(Stored data entries)
○ ○ ○ ○

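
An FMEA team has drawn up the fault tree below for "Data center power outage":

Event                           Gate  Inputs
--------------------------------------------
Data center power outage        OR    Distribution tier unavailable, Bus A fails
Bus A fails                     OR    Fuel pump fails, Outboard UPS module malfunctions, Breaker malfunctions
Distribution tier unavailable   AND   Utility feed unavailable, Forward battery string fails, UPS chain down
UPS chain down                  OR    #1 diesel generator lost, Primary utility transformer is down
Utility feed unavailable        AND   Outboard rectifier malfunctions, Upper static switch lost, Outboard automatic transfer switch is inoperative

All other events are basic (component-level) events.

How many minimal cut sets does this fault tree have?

5

Utility feed unavailable [AND]: one cut set from each child combined → 1 × 1 × 1 = 1 cut set(s).
UPS chain down [OR]: union of children's cut sets → 2 cut set(s).
Distribution tier unavailable [AND]: one cut set from each child combined → 1 × 1 × 2 = 2 cut set(s).
Bus A fails [OR]: union of children's cut sets → 3 cut set(s).
Data center power outage [OR]: union of children's cut sets → 5 cut set(s).
Minimal cut sets: {#1 diesel generator lost, Forward battery string fails, Outboard automatic transfer switch is inoperative, Outboard rectifier malfunctions, Upper static switch lost}; {Forward battery string fails, Outboard automatic transfer switch is inoperative, Outboard rectifier malfunctions, Primary utility transformer is down, Upper static switch lost}; {Fuel pump fails}; {Outboard UPS module malfunctions}; {Breaker malfunctions}.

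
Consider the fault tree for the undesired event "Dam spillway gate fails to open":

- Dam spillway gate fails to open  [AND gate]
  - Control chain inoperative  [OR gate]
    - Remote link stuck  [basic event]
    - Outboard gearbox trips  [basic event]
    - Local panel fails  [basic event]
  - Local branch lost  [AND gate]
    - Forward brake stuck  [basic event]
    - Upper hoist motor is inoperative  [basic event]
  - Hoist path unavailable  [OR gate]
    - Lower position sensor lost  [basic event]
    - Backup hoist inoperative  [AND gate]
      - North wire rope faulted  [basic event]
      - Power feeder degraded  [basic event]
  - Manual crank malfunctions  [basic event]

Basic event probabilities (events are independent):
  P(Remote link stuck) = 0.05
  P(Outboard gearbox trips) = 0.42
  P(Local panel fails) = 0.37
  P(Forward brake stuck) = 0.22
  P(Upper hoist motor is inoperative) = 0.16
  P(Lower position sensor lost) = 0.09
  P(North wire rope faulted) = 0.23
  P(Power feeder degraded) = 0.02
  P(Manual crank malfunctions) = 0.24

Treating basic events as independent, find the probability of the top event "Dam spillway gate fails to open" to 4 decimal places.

P(Control chain inoperative) [OR] = 1 − (1−0.05) × (1−0.42) × (1−0.37) = 0.652870
P(Local branch lost) [AND] = 0.22 × 0.16 = 0.035200
P(Backup hoist inoperative) [AND] = 0.23 × 0.02 = 0.004600
P(Hoist path unavailable) [OR] = 1 − (1−0.09) × (1−0.004600) = 0.094186
P(Dam spillway gate fails to open) [AND] = 0.652870 × 0.035200 × 0.094186 × 0.24 = 0.000519
Rounded to 4 decimal places: P(Dam spillway gate fails to open) ≈ 0.0005.

0.0005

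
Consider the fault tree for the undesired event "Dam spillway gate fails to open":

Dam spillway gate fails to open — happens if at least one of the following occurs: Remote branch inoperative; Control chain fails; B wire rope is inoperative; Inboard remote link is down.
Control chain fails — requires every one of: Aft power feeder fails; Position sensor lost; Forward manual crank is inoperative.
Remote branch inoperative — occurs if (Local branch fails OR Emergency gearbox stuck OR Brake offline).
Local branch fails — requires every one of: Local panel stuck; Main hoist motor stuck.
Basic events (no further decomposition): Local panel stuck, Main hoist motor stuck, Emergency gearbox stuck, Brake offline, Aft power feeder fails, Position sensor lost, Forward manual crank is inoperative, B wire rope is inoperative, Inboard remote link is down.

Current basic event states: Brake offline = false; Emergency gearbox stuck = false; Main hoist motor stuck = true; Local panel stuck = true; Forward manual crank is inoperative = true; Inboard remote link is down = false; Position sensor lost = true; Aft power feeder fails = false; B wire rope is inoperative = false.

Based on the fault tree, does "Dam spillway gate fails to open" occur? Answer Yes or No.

Local branch fails [AND]: Local panel stuck=occurs, Main hoist motor stuck=occurs → all inputs occur → occurs.
Remote branch inoperative [OR]: Local branch fails=occurs, Emergency gearbox stuck=not, Brake offline=not → at least one input occurs → occurs.
Control chain fails [AND]: Aft power feeder fails=not, Position sensor lost=occurs, Forward manual crank is inoperative=occurs → not all inputs occur → does not occur.
Dam spillway gate fails to open [OR]: Remote branch inoperative=occurs, Control chain fails=not, B wire rope is inoperative=not, Inboard remote link is down=not → at least one input occurs → occurs.

Yes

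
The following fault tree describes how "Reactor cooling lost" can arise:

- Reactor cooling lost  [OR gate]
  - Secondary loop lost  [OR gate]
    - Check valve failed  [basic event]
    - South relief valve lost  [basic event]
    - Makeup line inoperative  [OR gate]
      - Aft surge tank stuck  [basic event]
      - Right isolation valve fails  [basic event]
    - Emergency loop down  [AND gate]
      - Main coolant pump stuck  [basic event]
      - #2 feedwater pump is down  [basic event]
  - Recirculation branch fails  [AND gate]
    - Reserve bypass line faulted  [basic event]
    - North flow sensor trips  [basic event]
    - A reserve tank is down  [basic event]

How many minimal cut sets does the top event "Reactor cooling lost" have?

Makeup line inoperative [OR]: union of children's cut sets → 2 cut set(s).
Emergency loop down [AND]: one cut set from each child combined → 1 × 1 = 1 cut set(s).
Secondary loop lost [OR]: union of children's cut sets → 5 cut set(s).
Recirculation branch fails [AND]: one cut set from each child combined → 1 × 1 × 1 = 1 cut set(s).
Reactor cooling lost [OR]: union of children's cut sets → 6 cut set(s).
Minimal cut sets: {Check valve failed}; {South relief valve lost}; {Aft surge tank stuck}; {Right isolation valve fails}; {#2 feedwater pump is down, Main coolant pump stuck}; {A reserve tank is down, North flow sensor trips, Reserve bypass line faulted}.

6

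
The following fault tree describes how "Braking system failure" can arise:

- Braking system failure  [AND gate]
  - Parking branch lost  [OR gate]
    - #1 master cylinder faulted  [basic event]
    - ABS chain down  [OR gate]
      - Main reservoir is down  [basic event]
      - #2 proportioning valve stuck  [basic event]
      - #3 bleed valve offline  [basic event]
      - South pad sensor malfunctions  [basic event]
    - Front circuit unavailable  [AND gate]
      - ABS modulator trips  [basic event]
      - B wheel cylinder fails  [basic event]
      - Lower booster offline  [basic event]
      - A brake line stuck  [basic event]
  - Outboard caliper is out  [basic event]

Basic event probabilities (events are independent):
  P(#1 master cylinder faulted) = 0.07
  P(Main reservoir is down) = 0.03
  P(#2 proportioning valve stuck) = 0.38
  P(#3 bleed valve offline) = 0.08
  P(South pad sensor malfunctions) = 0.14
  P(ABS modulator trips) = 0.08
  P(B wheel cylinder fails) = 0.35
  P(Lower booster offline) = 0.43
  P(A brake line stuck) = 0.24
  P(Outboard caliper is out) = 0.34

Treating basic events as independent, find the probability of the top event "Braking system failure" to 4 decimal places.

0.1900

P(ABS chain down) [OR] = 1 − (1−0.03) × (1−0.38) × (1−0.08) × (1−0.14) = 0.524172
P(Front circuit unavailable) [AND] = 0.08 × 0.35 × 0.43 × 0.24 = 0.002890
P(Parking branch lost) [OR] = 1 − (1−0.07) × (1−0.524172) × (1−0.002890) = 0.558759
P(Braking system failure) [AND] = 0.558759 × 0.34 = 0.189978
Rounded to 4 decimal places: P(Braking system failure) ≈ 0.1900.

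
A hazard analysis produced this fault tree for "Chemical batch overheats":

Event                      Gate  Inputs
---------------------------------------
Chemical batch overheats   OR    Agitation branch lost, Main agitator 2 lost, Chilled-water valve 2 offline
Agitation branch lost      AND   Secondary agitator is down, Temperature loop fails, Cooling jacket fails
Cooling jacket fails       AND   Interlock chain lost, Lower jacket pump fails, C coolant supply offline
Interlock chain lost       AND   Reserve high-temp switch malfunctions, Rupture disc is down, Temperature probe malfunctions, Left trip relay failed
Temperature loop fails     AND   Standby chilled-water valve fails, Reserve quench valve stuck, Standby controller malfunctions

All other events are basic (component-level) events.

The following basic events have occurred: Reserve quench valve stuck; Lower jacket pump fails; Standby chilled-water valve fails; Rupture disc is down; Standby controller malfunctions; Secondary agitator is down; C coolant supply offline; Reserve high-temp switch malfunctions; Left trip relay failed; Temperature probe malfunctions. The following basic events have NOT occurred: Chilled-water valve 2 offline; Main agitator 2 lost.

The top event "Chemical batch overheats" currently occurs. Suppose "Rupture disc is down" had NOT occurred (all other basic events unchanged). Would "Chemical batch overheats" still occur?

No

Counterfactual: set "Rupture disc is down" to not occurred.
Temperature loop fails [AND]: Standby chilled-water valve fails=occurs, Reserve quench valve stuck=occurs, Standby controller malfunctions=occurs → all inputs occur → occurs.
Interlock chain lost [AND]: Reserve high-temp switch malfunctions=occurs, Rupture disc is down=not, Temperature probe malfunctions=occurs, Left trip relay failed=occurs → not all inputs occur → does not occur.
Cooling jacket fails [AND]: Interlock chain lost=not, Lower jacket pump fails=occurs, C coolant supply offline=occurs → not all inputs occur → does not occur.
Agitation branch lost [AND]: Secondary agitator is down=occurs, Temperature loop fails=occurs, Cooling jacket fails=not → not all inputs occur → does not occur.
Chemical batch overheats [OR]: Agitation branch lost=not, Main agitator 2 lost=not, Chilled-water valve 2 offline=not → no input occurs → does not occur.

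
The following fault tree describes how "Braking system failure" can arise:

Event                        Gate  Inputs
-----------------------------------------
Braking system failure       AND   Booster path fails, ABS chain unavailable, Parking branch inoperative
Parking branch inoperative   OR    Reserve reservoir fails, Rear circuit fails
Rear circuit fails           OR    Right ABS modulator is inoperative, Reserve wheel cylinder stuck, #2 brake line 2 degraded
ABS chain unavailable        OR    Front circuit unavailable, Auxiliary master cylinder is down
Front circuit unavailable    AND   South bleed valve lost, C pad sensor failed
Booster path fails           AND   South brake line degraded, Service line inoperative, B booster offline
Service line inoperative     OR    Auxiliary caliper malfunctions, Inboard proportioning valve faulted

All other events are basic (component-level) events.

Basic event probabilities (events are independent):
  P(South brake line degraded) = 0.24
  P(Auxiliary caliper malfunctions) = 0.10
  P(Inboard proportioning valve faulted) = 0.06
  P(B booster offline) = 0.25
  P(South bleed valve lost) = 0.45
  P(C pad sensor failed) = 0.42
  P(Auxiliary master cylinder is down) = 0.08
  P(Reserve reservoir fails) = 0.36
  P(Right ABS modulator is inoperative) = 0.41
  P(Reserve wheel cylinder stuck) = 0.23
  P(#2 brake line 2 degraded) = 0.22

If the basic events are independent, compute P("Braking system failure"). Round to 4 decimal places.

P(Service line inoperative) [OR] = 1 − (1−0.10) × (1−0.06) = 0.154000
P(Booster path fails) [AND] = 0.24 × 0.154000 × 0.25 = 0.009240
P(Front circuit unavailable) [AND] = 0.45 × 0.42 = 0.189000
P(ABS chain unavailable) [OR] = 1 − (1−0.189000) × (1−0.08) = 0.253880
P(Rear circuit fails) [OR] = 1 − (1−0.41) × (1−0.23) × (1−0.22) = 0.645646
P(Parking branch inoperative) [OR] = 1 − (1−0.36) × (1−0.645646) = 0.773213
P(Braking system failure) [AND] = 0.009240 × 0.253880 × 0.773213 = 0.001814
Rounded to 4 decimal places: P(Braking system failure) ≈ 0.0018.

0.0018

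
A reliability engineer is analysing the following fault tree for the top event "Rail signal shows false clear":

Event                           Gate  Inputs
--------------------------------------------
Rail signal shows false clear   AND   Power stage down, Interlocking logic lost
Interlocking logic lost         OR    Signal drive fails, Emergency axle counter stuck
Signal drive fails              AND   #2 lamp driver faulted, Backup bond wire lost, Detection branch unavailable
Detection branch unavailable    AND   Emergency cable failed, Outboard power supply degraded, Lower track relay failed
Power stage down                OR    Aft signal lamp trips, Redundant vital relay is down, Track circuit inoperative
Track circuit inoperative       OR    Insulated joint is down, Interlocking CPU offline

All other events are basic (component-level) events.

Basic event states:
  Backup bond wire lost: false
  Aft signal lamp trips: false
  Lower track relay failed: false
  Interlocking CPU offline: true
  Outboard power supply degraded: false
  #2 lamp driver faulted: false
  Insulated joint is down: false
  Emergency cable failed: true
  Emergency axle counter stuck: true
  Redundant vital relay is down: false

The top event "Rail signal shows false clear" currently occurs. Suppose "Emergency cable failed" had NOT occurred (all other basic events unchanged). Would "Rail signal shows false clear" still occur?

Counterfactual: set "Emergency cable failed" to not occurred.
Track circuit inoperative [OR]: Insulated joint is down=not, Interlocking CPU offline=occurs → at least one input occurs → occurs.
Power stage down [OR]: Aft signal lamp trips=not, Redundant vital relay is down=not, Track circuit inoperative=occurs → at least one input occurs → occurs.
Detection branch unavailable [AND]: Emergency cable failed=not, Outboard power supply degraded=not, Lower track relay failed=not → not all inputs occur → does not occur.
Signal drive fails [AND]: #2 lamp driver faulted=not, Backup bond wire lost=not, Detection branch unavailable=not → not all inputs occur → does not occur.
Interlocking logic lost [OR]: Signal drive fails=not, Emergency axle counter stuck=occurs → at least one input occurs → occurs.
Rail signal shows false clear [AND]: Power stage down=occurs, Interlocking logic lost=occurs → all inputs occur → occurs.

Yes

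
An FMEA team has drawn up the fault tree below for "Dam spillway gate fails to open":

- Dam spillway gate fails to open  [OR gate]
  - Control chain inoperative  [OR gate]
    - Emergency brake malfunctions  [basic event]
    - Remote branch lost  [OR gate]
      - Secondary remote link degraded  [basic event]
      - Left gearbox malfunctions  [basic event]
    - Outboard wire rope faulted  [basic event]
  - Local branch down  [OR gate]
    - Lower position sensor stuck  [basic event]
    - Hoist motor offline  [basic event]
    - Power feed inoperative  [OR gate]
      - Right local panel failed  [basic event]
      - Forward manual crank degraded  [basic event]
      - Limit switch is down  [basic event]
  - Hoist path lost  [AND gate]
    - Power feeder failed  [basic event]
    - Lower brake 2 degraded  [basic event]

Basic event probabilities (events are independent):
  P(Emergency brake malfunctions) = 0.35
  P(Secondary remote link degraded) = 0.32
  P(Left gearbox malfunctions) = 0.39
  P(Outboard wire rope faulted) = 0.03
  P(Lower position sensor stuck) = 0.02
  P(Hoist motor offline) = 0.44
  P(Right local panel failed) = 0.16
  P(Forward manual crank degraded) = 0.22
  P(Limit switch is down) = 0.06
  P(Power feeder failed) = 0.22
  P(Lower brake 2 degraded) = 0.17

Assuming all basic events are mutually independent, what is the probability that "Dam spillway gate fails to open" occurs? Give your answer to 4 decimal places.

P(Remote branch lost) [OR] = 1 − (1−0.32) × (1−0.39) = 0.585200
P(Control chain inoperative) [OR] = 1 − (1−0.35) × (1−0.585200) × (1−0.03) = 0.738469
P(Power feed inoperative) [OR] = 1 − (1−0.16) × (1−0.22) × (1−0.06) = 0.384112
P(Local branch down) [OR] = 1 − (1−0.02) × (1−0.44) × (1−0.384112) = 0.662001
P(Hoist path lost) [AND] = 0.22 × 0.17 = 0.037400
P(Dam spillway gate fails to open) [OR] = 1 − (1−0.738469) × (1−0.662001) × (1−0.037400) = 0.914909
Rounded to 4 decimal places: P(Dam spillway gate fails to open) ≈ 0.9149.

0.9149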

○ ○ ○ ○

For this exercise, please output exactly the lines above starting at the line with "- Local panel" and ending at the line with "P(Manual crank malfunctions) = 0.24", ends included.

■ Exercise result ■
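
    - Local panel fails  [basic event]
  - Local branch lost  [AND gate]
    - Forward brake stuck  [basic event]
    - Upper hoist motor is inoperative  [basic event]
  - Hoist path unavailable  [OR gate]
    - Lower position sensor lost  [basic event]
    - Backup hoist inoperative  [AND gate]
      - North wire rope faulted  [basic event]
      - Power feeder degraded  [basic event]
  - Manual crank malfunctions  [basic event]

Basic event probabilities (events are independent):
  P(Remote link stuck) = 0.05
  P(Outboard gearbox trips) = 0.42
  P(Local panel fails) = 0.37
  P(Forward brake stuck) = 0.22
  P(Upper hoist motor is inoperative) = 0.16
  P(Lower position sensor lost) = 0.09
  P(North wire rope faulted) = 0.23
  P(Power feeder degraded) = 0.02
  P(Manual crank malfunctions) = 0.24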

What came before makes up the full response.